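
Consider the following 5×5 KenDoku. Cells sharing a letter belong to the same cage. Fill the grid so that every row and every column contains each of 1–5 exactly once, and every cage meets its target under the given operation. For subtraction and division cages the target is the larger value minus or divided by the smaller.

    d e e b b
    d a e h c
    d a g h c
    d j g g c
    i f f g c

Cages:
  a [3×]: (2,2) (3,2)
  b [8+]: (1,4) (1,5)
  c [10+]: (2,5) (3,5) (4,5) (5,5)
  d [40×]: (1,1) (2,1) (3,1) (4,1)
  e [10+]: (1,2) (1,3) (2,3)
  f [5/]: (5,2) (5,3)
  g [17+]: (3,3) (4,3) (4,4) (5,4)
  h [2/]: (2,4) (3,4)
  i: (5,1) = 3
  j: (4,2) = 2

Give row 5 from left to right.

Cage j is given; hence (4,2) = 2.
Cage i is a single given cell, leaving (5,1) = 3.
Row 5 needs a 2, and only (5,5) is open for it.
The only place for 4 in row 5 is (5,4).
The 4 cells of cage g must have sum 17; hence (3,3) = 5.
Cage g needs sum 17, so (4,3) = 3.
Cage g needs sum 17; hence (4,4) = 5.
5 is placed in column 3, which forces (5,3) = 1.
The 3 cells of cage e must have sum 10, so (1,2) = 4.
Cage e has sum 10; hence (1,3) = 2.
Column 4 now contains 5, which forces (1,4) = 3.
Cage b's pair has sum 8, so (1,5) = 5.
Cage e needs sum 10; hence (2,3) = 4.
Row 5 already has 1, leaving (5,2) = 5.
Row 1 now contains 5, which forces (1,1) = 1.
Cage d has product 40, leaving (2,1) = 5.
Cage d needs product 40, which forces (3,1) = 2.
Row 3 already has 2; hence (3,4) = 1.
Cage d has product 40, leaving (4,1) = 4.
Row 4 now contains 4, so (4,5) = 1.
Cage a needs two cells with product 3, leaving (2,2) = 1.
1 is placed in column 4, leaving (2,4) = 2.
1 is placed in column 5, so (2,5) = 3.
Row 3 already has 1, which forces (3,2) = 3.
The 4 cells of cage c must have sum 10; hence (3,5) = 4.
The full grid is 1 4 2 3 5 / 5 1 4 2 3 / 2 3 5 1 4 / 4 2 3 5 1 / 3 5 1 4 2.

3 5 1 4 2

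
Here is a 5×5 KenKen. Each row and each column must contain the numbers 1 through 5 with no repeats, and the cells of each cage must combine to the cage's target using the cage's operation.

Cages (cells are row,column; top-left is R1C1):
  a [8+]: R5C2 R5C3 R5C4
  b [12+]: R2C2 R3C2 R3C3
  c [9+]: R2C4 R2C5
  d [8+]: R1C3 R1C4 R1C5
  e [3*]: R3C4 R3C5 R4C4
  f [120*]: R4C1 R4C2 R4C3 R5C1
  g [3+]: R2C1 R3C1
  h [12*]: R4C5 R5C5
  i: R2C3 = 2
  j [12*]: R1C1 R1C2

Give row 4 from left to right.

I is a freebie; hence R2C3 = 2.
Cage e needs product 3, leaving R3C4 = 3.
Cage e has product 3, which forces R3C5 = 1.
Cage e has product 3, which forces R4C4 = 1.
The 3 cells of cage d must have sum 8, leaving R1C3 = 1.
Row 2 already has 2, leaving R2C1 = 1.
Row 3 now contains 1, so R3C1 = 2.
Cage b needs sum 12, so R2C2 = 3.
The 4 cells of cage f must have product 120, so R4C2 = 2.
The 3 cells of cage a must have sum 8, so R5C2 = 1.
Cage j's pair has product 12, so R1C1 = 3.
3 is placed in column 2, leaving R1C2 = 4.
4 is placed in column 2; hence R3C2 = 5.
Row 3 already has 5, which forces R3C3 = 4.
Cage f has product 120, which forces R4C3 = 3.
Row 4 now contains 3; hence R4C5 = 4.
Column 3 now contains 3; hence R5C3 = 5.
Column 5 already has 4, which forces R5C5 = 3.
Cage c's pair has sum 9, leaving R2C4 = 4.
Column 5 already has 4, so R2C5 = 5.
Row 4 already has 4, so R4C1 = 5.
Row 5 now contains 5; hence R5C1 = 4.
The 3 cells of cage a must have sum 8, leaving R5C4 = 2.
Column 4 now contains 2; hence R1C4 = 5.
5 is placed in column 5, leaving R1C5 = 2.
Completed grid: 3 4 1 5 2 / 1 3 2 4 5 / 2 5 4 3 1 / 5 2 3 1 4 / 4 1 5 2 3.

5 2 3 1 4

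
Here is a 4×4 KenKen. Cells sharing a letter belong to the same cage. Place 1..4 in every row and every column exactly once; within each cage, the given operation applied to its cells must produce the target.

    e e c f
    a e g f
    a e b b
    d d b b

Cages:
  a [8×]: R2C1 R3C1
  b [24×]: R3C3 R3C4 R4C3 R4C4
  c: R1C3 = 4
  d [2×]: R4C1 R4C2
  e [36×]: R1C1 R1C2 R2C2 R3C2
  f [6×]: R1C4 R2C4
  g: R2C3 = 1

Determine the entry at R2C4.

3

Cage e has product 36, which forces R1C1 = 3.
C is a freebie, so R1C3 = 4.
3 is placed in row 1, so R1C4 = 2.
Cage g is a single given cell, which forces R2C3 = 1.
Column 4 already has 2; hence R2C4 = 3.
4 is placed in row 1, which forces R1C2 = 1.
Row 2 already has 3, leaving R2C2 = 4.
Cage e has product 36, leaving R3C2 = 3.
3 is placed in row 3, so R3C3 = 2.
1 is placed in column 2, which forces R4C2 = 2.
Column 3 now contains 2, which forces R4C3 = 3.
Row 2 already has 4, which forces R2C1 = 2.
Row 3 now contains 2, which forces R3C1 = 4.
4 is placed in row 3, leaving R3C4 = 1.
Row 4 already has 2, which forces R4C1 = 1.
1 is placed in column 4, leaving R4C4 = 4.
Completed grid: 3 1 4 2 / 2 4 1 3 / 4 3 2 1 / 1 2 3 4.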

--------------------------------

Return the records exactly, every line included.

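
Consider the following 5×5 KenDoku. Cells sharing a letter belong to the same cage. Fill the grid so that every row and every column contains each of 1–5 exactly once, and every cage meets its target under the given operation. For subtraction and division cages the target is the larger value minus or divided by the smaller.

    d e e b b
    d a e h c
    d a g h c
    d j g g c
    i f f g c

Cages:
  a [3×]: (2,2) (3,2)
  b [8+]: (1,4) (1,5)
  c [10+]: (2,5) (3,5) (4,5) (5,5)
  d [40×]: (1,1) (2,1) (3,1) (4,1)
  e [10+]: (1,2) (1,3) (2,3)
  f [5/]: (5,2) (5,3)
  g [17+]: (3,3) (4,3) (4,4) (5,4)
  h [2/]: (2,4) (3,4)
  i: (5,1) = 3
  j: (4,2) = 2

Give row 5 from left to right.

Cage j is given; hence (4,2) = 2.
Cage i is a single given cell, leaving (5,1) = 3.
Row 5 needs a 2, and only (5,5) is open for it.
The only place for 4 in row 5 is (5,4).
The 4 cells of cage g must have sum 17; hence (3,3) = 5.
Cage g needs sum 17, so (4,3) = 3.
Cage g needs sum 17; hence (4,4) = 5.
5 is placed in column 3, which forces (5,3) = 1.
The 3 cells of cage e must have sum 10, so (1,2) = 4.
Cage e has sum 10; hence (1,3) = 2.
Column 4 now contains 5, which forces (1,4) = 3.
Cage b's pair has sum 8, so (1,5) = 5.
Cage e needs sum 10; hence (2,3) = 4.
Row 5 already has 1, leaving (5,2) = 5.
Row 1 now contains 5, which forces (1,1) = 1.
Cage d has product 40, leaving (2,1) = 5.
Cage d needs product 40, which forces (3,1) = 2.
Row 3 already has 2; hence (3,4) = 1.
Cage d has product 40, leaving (4,1) = 4.
Row 4 now contains 4, so (4,5) = 1.
Cage a needs two cells with product 3, leaving (2,2) = 1.
1 is placed in column 4, leaving (2,4) = 2.
1 is placed in column 5, so (2,5) = 3.
Row 3 already has 1, which forces (3,2) = 3.
The 4 cells of cage c must have sum 10; hence (3,5) = 4.
The full grid is 1 4 2 3 5 / 5 1 4 2 3 / 2 3 5 1 4 / 4 2 3 5 1 / 3 5 1 4 2.

3 5 1 4 2

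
Here is a 5×5 KenKen. Each row and each column must contain the numbers 1 through 5 with no repeats, and the cells of each cage must combine to the cage's target using the cage's operation.

Cages (cells are row,column; top-left is R1C1):
  a [8+]: R5C2 R5C3 R5C4
  b [12+]: R2C2 R3C2 R3C3
  c [9+]: R2C4 R2C5
  d [8+]: R1C3 R1C4 R1C5
  e [3*]: R3C4 R3C5 R4C4
  f [120*]: R4C1 R4C2 R4C3 R5C1
  g [3+]: R2C1 R3C1
  h [12*]: R4C5 R5C5
  i: R2C3 = 2
  j [12*]: R1C1 R1C2

Give row 4 from left to right.

I is a freebie; hence R2C3 = 2.
Cage e needs product 3, leaving R3C4 = 3.
Cage e has product 3, which forces R3C5 = 1.
Cage e has product 3, which forces R4C4 = 1.
The 3 cells of cage d must have sum 8, leaving R1C3 = 1.
Row 2 already has 2, leaving R2C1 = 1.
Row 3 now contains 1, so R3C1 = 2.
Cage b needs sum 12, so R2C2 = 3.
The 4 cells of cage f must have product 120, so R4C2 = 2.
The 3 cells of cage a must have sum 8, so R5C2 = 1.
Cage j's pair has product 12, so R1C1 = 3.
3 is placed in column 2, leaving R1C2 = 4.
4 is placed in column 2; hence R3C2 = 5.
Row 3 already has 5, which forces R3C3 = 4.
Cage f has product 120, which forces R4C3 = 3.
Row 4 now contains 3; hence R4C5 = 4.
Column 3 now contains 3; hence R5C3 = 5.
Column 5 already has 4, which forces R5C5 = 3.
Cage c's pair has sum 9, leaving R2C4 = 4.
Column 5 already has 4, so R2C5 = 5.
Row 4 already has 4, so R4C1 = 5.
Row 5 now contains 5; hence R5C1 = 4.
The 3 cells of cage a must have sum 8, leaving R5C4 = 2.
Column 4 now contains 2; hence R1C4 = 5.
5 is placed in column 5, leaving R1C5 = 2.
Completed grid: 3 4 1 5 2 / 1 3 2 4 5 / 2 5 4 3 1 / 5 2 3 1 4 / 4 1 5 2 3.

5 2 3 1 4

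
Here is a 4×4 KenKen. Cells sharing a letter belong to the same cage. Place 1..4 in every row and every column exactly once; within each cage, the given operation applied to its cells must produce the target.

    e e c f
    a e g f
    a e b b
    d d b b

Cages:
  a [8×]: R2C1 R3C1
  b [24×]: R3C3 R3C4 R4C3 R4C4
  c: R1C3 = 4
  d [2×]: R4C1 R4C2
  e [36×]: R1C1 R1C2 R2C2 R3C2
  f [6×]: R1C4 R2C4
  g: R2C3 = 1

Determine the entry at R2C4.

3

Cage e has product 36, which forces R1C1 = 3.
C is a freebie, so R1C3 = 4.
3 is placed in row 1, so R1C4 = 2.
Cage g is a single given cell, which forces R2C3 = 1.
Column 4 already has 2; hence R2C4 = 3.
4 is placed in row 1, which forces R1C2 = 1.
Row 2 already has 3, leaving R2C2 = 4.
Cage e has product 36, leaving R3C2 = 3.
3 is placed in row 3, so R3C3 = 2.
1 is placed in column 2, which forces R4C2 = 2.
Column 3 now contains 2, which forces R4C3 = 3.
Row 2 already has 4, which forces R2C1 = 2.
Row 3 now contains 2, which forces R3C1 = 4.
4 is placed in row 3, leaving R3C4 = 1.
Row 4 already has 2, which forces R4C1 = 1.
1 is placed in column 4, leaving R4C4 = 4.
Completed grid: 3 1 4 2 / 2 4 1 3 / 4 3 2 1 / 1 2 3 4.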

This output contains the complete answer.